What to do: Using the records below, filter for lines that contain the string "against" and copy them out.

Record excerpts:
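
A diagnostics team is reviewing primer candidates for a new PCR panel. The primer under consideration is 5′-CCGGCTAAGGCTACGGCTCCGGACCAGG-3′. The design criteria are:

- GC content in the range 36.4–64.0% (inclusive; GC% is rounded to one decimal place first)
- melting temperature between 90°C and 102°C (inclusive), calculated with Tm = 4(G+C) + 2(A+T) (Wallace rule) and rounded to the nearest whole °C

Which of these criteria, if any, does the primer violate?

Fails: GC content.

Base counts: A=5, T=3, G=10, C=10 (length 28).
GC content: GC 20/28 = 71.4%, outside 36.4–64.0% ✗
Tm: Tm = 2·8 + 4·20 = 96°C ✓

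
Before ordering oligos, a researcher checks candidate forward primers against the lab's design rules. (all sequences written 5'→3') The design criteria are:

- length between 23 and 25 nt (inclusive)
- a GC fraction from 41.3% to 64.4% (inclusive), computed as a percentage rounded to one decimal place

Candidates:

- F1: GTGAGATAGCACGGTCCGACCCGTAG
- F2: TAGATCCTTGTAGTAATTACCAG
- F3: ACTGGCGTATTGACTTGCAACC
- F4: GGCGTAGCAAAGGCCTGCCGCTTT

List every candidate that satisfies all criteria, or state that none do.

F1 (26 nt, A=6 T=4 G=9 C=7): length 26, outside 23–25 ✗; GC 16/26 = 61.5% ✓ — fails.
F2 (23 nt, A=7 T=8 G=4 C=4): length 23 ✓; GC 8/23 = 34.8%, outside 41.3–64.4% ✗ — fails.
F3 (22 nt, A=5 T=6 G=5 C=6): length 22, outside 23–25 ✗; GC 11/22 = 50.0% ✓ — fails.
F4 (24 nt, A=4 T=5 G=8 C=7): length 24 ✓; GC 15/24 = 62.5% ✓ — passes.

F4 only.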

--

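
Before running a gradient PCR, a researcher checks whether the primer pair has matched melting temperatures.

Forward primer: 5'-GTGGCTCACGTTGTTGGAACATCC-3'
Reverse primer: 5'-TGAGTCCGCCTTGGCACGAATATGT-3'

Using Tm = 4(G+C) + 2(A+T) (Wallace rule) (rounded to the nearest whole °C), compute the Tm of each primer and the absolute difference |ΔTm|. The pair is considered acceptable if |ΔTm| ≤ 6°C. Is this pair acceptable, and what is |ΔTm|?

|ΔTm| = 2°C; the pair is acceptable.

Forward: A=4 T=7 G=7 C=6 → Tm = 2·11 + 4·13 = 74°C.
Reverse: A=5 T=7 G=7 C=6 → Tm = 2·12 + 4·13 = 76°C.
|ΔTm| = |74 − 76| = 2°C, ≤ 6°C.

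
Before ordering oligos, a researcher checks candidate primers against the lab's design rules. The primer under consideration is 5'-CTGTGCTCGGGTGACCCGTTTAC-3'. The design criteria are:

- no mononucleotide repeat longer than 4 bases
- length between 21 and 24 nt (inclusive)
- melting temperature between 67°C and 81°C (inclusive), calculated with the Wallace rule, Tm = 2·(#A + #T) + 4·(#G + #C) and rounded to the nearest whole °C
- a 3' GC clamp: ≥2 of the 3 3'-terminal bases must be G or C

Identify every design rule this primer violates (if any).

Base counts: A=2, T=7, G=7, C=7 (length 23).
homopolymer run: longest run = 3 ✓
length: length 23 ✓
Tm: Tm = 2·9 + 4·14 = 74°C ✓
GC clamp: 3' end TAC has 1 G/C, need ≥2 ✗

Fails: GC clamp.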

Output:
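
Before ordering oligos, a researcher checks candidate forward primers against the lab's design rules. (all sequences written 5'→3') The design criteria are:
Before ordering oligos, a researcher checks candidate primers against the lab's design rules. The primer under consideration is 5'-CTGTGCTCGGGTGACCCGTTTAC-3'. The design criteria are: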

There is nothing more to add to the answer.